### PROBLEM REQUIREMENTS
Beneath this task are records; print exactly the stretch of them from the line with "What is the value in R4? (shift left)" through the line with "After executing: MOV R0, 47;", both ends included.

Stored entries
*** Begin section ***
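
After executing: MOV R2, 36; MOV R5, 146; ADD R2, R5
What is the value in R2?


Register state trace:
  MOV R2, 36  → R2 = 36
  MOV R5, 146  → R5 = 146
  ADD R2, R5  → R2 = 36 + 146 = 182
Final: R2 = 182

182


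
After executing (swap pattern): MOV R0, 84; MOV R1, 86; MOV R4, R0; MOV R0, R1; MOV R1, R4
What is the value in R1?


Register state trace (swap pattern):
  MOV R0, 84  → R0 = 84
  MOV R1, 86  → R1 = 86
  MOV R4, R0  → R4 = 84  (save R0)
  MOV R0, R1  → R0 = 86  (R0 gets R1's value)
  MOV R1, R4  → R1 = 84  (R1 gets saved value)
Final: R1 = 84

84


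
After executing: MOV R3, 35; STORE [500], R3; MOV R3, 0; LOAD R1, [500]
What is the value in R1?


Register and memory trace:
  MOV R3, 35  → R3 = 35
  STORE [500], R3  → mem[500] = 35
  MOV R3, 0  → R3 = 0
  LOAD R1, [500]  → R1 = mem[500] = 35
Final: R1 = 35

35


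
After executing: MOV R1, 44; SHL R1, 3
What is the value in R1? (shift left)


Register state trace:
  MOV R1, 44  → R1 = 44
  SHL R1, 3  → R1 = 44 << 3 = 44 * 2^3 = 352
Final: R1 = 352

352


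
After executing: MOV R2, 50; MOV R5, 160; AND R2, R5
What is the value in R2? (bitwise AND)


Register state trace:
  MOV R2, 50  → R2 = 50 (0b00110010)
  MOV R5, 160  → R5 = 160 (0b10100000)
  AND R2, R5  → R2 = 50 AND 160 = 32 (0b00100000)
Final: R2 = 32

32


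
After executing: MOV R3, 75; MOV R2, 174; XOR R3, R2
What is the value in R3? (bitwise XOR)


Register state trace:
  MOV R3, 75  → R3 = 75 (0b01001011)
  MOV R2, 174  → R2 = 174 (0b10101110)
  XOR R3, R2  → R3 = 75 XOR 174 = 229 (0b11100101)
Final: R3 = 229

229


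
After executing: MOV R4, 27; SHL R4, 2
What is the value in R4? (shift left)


Register state trace:
  MOV R4, 27  → R4 = 27
  SHL R4, 2  → R4 = 27 << 2 = 27 * 2^2 = 108
Final: R4 = 108

108


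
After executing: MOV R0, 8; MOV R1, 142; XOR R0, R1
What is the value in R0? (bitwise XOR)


Register state trace:
  MOV R0, 8  → R0 = 8 (0b00001000)
  MOV R1, 142  → R1 = 142 (0b10001110)
  XOR R0, R1  → R0 = 8 XOR 142 = 134 (0b10000110)
Final: R0 = 134

134


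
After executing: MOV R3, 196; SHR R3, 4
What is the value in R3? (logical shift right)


Register state trace:
  MOV R3, 196  → R3 = 196
  SHR R3, 4  → R3 = 196 >> 4 = 196 // 2^4 = 12
Final: R3 = 12

12


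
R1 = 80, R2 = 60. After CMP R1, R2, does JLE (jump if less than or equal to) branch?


Trace:
  R1 = 80, R2 = 60
  CMP R1, R2  → compares 80 vs 60
  JLE checks: is 80 less than or equal to 60?
  80 > 60, so condition is false
Branch taken: No

No


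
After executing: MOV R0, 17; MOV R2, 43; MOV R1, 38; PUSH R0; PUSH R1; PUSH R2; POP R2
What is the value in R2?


Stack trace (top is rightmost):
  MOV R0, 17  → R0 = 17
  MOV R2, 43  → R2 = 43
  MOV R1, 38  → R1 = 38
  PUSH R0  → stack: [17]
  PUSH R1  → stack: [17, 38]
  PUSH R2  → stack: [17, 38, 43]
  POP R2  → R2 = 43, stack: [17, 38]
Final: R2 = 43

43


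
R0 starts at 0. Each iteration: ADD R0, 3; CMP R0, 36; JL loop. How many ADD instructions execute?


Loop trace (R0 starts at 0, target 36, step 3):
  ADD #1: R0 = 0 + 3 = 3  → 3 < 36, loop
  ADD #2: R0 = 3 + 3 = 6  → 6 < 36, loop
  ADD #3: R0 = 6 + 3 = 9  → 9 < 36, loop
  ADD #4: R0 = 9 + 3 = 12  → 12 < 36, loop
  ADD #5: R0 = 12 + 3 = 15  → 15 < 36, loop
  ADD #6: R0 = 15 + 3 = 18  → 18 < 36, loop
  ADD #7: R0 = 18 + 3 = 21  → 21 < 36, loop
  ADD #8: R0 = 21 + 3 = 24  → 24 < 36, loop
  ADD #9: R0 = 24 + 3 = 27  → 27 < 36, loop
  ADD #10: R0 = 27 + 3 = 30  → 30 < 36, loop
  ADD #11: R0 = 30 + 3 = 33  → 33 < 36, loop
  ADD #12: R0 = 33 + 3 = 36  → 36 >= 36, exit
Total ADD instructions: 12

12


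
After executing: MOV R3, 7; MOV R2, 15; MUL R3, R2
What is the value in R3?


Register state trace:
  MOV R3, 7  → R3 = 7
  MOV R2, 15  → R2 = 15
  MUL R3, R2  → R3 = 7 * 15 = 105
Final: R3 = 105

105


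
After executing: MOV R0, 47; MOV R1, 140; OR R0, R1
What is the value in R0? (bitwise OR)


Register state trace:
  MOV R0, 47  → R0 = 47 (0b00101111)
  MOV R1, 140  → R1 = 140 (0b10001100)
  OR R0, R1   → R0 = 47 OR 140 = 175 (0b10101111)
Final: R0 = 175

175


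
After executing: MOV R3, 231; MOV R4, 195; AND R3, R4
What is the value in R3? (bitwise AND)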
*** End section ***
### YOUR SOLUTION
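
What is the value in R4? (shift left)


Register state trace:
  MOV R4, 27  → R4 = 27
  SHL R4, 2  → R4 = 27 << 2 = 27 * 2^2 = 108
Final: R4 = 108

108


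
After executing: MOV R0, 8; MOV R1, 142; XOR R0, R1
What is the value in R0? (bitwise XOR)


Register state trace:
  MOV R0, 8  → R0 = 8 (0b00001000)
  MOV R1, 142  → R1 = 142 (0b10001110)
  XOR R0, R1  → R0 = 8 XOR 142 = 134 (0b10000110)
Final: R0 = 134

134


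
After executing: MOV R3, 196; SHR R3, 4
What is the value in R3? (logical shift right)


Register state trace:
  MOV R3, 196  → R3 = 196
  SHR R3, 4  → R3 = 196 >> 4 = 196 // 2^4 = 12
Final: R3 = 12

12


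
R1 = 80, R2 = 60. After CMP R1, R2, does JLE (jump if less than or equal to) branch?


Trace:
  R1 = 80, R2 = 60
  CMP R1, R2  → compares 80 vs 60
  JLE checks: is 80 less than or equal to 60?
  80 > 60, so condition is false
Branch taken: No

No


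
After executing: MOV R0, 17; MOV R2, 43; MOV R1, 38; PUSH R0; PUSH R1; PUSH R2; POP R2
What is the value in R2?


Stack trace (top is rightmost):
  MOV R0, 17  → R0 = 17
  MOV R2, 43  → R2 = 43
  MOV R1, 38  → R1 = 38
  PUSH R0  → stack: [17]
  PUSH R1  → stack: [17, 38]
  PUSH R2  → stack: [17, 38, 43]
  POP R2  → R2 = 43, stack: [17, 38]
Final: R2 = 43

43


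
R0 starts at 0. Each iteration: ADD R0, 3; CMP R0, 36; JL loop. How many ADD instructions execute?


Loop trace (R0 starts at 0, target 36, step 3):
  ADD #1: R0 = 0 + 3 = 3  → 3 < 36, loop
  ADD #2: R0 = 3 + 3 = 6  → 6 < 36, loop
  ADD #3: R0 = 6 + 3 = 9  → 9 < 36, loop
  ADD #4: R0 = 9 + 3 = 12  → 12 < 36, loop
  ADD #5: R0 = 12 + 3 = 15  → 15 < 36, loop
  ADD #6: R0 = 15 + 3 = 18  → 18 < 36, loop
  ADD #7: R0 = 18 + 3 = 21  → 21 < 36, loop
  ADD #8: R0 = 21 + 3 = 24  → 24 < 36, loop
  ADD #9: R0 = 24 + 3 = 27  → 27 < 36, loop
  ADD #10: R0 = 27 + 3 = 30  → 30 < 36, loop
  ADD #11: R0 = 30 + 3 = 33  → 33 < 36, loop
  ADD #12: R0 = 33 + 3 = 36  → 36 >= 36, exit
Total ADD instructions: 12

12


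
After executing: MOV R3, 7; MOV R2, 15; MUL R3, R2
What is the value in R3?


Register state trace:
  MOV R3, 7  → R3 = 7
  MOV R2, 15  → R2 = 15
  MUL R3, R2  → R3 = 7 * 15 = 105
Final: R3 = 105

105


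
After executing: MOV R0, 47; MOV R1, 140; OR R0, R1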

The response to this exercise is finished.